**Your task**
In the listing below, look for "finite" and copy every line that has it.
•••
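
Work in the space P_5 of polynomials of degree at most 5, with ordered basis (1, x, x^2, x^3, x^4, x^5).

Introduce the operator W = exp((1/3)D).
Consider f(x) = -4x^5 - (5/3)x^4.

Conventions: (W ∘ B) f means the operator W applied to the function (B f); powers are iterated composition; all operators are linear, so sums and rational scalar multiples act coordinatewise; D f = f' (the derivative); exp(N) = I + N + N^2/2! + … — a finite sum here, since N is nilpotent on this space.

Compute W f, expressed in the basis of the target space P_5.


the result is g(x) = -4x^5 - (25/3)x^4 - (20/3)x^3 - (70/27)x^2 - (40/81)x - 1/27

order-1 term: -(20/3)x^4 - (20/9)x^3
order-2 term: -(40/9)x^3 - (10/9)x^2
order-3 term: -(40/27)x^2 - (20/81)x
order-4 term: -(20/81)x - 5/243
order-5 term: -4/243
the series for exp((1/3)D) f terminates at order 5
exp((1/3)D) f = -4x^5 - (25/3)x^4 - (20/3)x^3 - (70/27)x^2 - (40/81)x - 1/27


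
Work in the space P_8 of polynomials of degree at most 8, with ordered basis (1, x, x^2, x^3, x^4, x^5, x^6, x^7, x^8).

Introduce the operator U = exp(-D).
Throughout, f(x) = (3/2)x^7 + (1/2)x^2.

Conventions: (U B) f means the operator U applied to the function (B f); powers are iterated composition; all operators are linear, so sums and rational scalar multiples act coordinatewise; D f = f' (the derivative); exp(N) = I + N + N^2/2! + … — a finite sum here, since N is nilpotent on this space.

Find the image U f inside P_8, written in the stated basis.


g(x) = (3/2)x^7 - (21/2)x^6 + (63/2)x^5 - (105/2)x^4 + (105/2)x^3 - 31x^2 + (19/2)x - 1

order-1 term: -(21/2)x^6 - x
order-2 term: (63/2)x^5 + 1/2
order-3 term: -(105/2)x^4
order-4 term: (105/2)x^3
order-5 term: -(63/2)x^2
order-6 term: (21/2)x
order-7 term: -3/2
the series for exp(-D) f terminates at order 7
exp(-D) f = (3/2)x^7 - (21/2)x^6 + (63/2)x^5 - (105/2)x^4 + (105/2)x^3 - 31x^2 + (19/2)x - 1


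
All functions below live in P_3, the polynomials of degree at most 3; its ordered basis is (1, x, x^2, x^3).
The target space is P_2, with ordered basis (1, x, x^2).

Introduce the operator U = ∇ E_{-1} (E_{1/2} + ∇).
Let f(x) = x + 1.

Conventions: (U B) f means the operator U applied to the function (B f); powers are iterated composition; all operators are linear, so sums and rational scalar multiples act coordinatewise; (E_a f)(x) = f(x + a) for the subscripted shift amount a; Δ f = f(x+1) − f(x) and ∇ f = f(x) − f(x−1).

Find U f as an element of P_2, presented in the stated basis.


the image equals g(x) = 1

E_{1/2} f = x + 3/2
∇ f = 1
(E_{1/2} + ∇) f = x + 5/2
E_{-1} (E_{1/2} + ∇) f = x + 3/2
∇ E_{-1} (E_{1/2} + ∇) f = 1


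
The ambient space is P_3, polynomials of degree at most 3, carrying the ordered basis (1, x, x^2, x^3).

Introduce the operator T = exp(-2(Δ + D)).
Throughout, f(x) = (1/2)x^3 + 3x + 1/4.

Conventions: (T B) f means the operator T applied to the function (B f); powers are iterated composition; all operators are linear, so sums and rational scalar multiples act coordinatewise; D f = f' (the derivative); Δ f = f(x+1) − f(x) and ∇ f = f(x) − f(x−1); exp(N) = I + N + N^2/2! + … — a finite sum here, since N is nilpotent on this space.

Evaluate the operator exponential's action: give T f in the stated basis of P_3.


g(x) = (1/2)x^3 - 6x^2 + 24x - 131/4

order-1 term: -6x^2 - 3x - 13
order-2 term: 24x + 12
order-3 term: -32
the series for exp(-2(Δ + D)) f terminates at order 3
exp(-2(Δ + D)) f = (1/2)x^3 - 6x^2 + 24x - 131/4


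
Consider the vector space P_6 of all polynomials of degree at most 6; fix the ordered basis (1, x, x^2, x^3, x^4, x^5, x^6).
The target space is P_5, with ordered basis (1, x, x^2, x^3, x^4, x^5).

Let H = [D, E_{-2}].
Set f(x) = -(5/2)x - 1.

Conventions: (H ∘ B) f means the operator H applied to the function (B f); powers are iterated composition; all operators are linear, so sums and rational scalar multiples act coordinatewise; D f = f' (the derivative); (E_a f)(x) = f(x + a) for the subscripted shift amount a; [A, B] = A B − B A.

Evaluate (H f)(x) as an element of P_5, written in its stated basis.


the result is g(x) = 0

E_{-2} f = -(5/2)x + 4
D E_{-2} f = -5/2
D f = -5/2
E_{-2} D f = -5/2
[D, E_{-2}] f = 0


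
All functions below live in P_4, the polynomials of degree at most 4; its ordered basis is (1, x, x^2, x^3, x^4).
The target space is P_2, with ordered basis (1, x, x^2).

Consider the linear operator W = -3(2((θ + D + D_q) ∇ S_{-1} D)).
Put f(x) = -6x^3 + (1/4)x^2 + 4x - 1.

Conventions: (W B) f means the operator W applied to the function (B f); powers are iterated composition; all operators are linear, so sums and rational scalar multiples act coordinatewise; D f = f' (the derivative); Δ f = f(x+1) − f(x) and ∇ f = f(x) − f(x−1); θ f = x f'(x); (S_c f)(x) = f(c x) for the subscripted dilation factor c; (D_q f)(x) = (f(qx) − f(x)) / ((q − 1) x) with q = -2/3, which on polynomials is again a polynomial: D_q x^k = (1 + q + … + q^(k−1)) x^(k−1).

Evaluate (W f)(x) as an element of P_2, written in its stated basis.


D f = -18x^2 + (1/2)x + 4
S_{-1} D f = -18x^2 - (1/2)x + 4
∇ S_{-1} D f = -36x + 35/2
θ (∇ S_{-1}) D f = -36x
D (∇ S_{-1}) D f = -36
D_q (∇ S_{-1}) D f = -36
(θ + D + D_q) (∇ S_{-1}) D f = -36x - 72
(2((θ + D + D_q) ∇ S_{-1} D)) f = -72x - 144
(-3(2((θ + D + D_q) ∇ S_{-1} D))) f = 216x + 432

g(x) = 216x + 432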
•••
**Expected answer**
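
Conventions: (W ∘ B) f means the operator W applied to the function (B f); powers are iterated composition; all operators are linear, so sums and rational scalar multiples act coordinatewise; D f = f' (the derivative); exp(N) = I + N + N^2/2! + … — a finite sum here, since N is nilpotent on this space.
Conventions: (U B) f means the operator U applied to the function (B f); powers are iterated composition; all operators are linear, so sums and rational scalar multiples act coordinatewise; D f = f' (the derivative); exp(N) = I + N + N^2/2! + … — a finite sum here, since N is nilpotent on this space.
Conventions: (T B) f means the operator T applied to the function (B f); powers are iterated composition; all operators are linear, so sums and rational scalar multiples act coordinatewise; D f = f' (the derivative); Δ f = f(x+1) − f(x) and ∇ f = f(x) − f(x−1); exp(N) = I + N + N^2/2! + … — a finite sum here, since N is nilpotent on this space.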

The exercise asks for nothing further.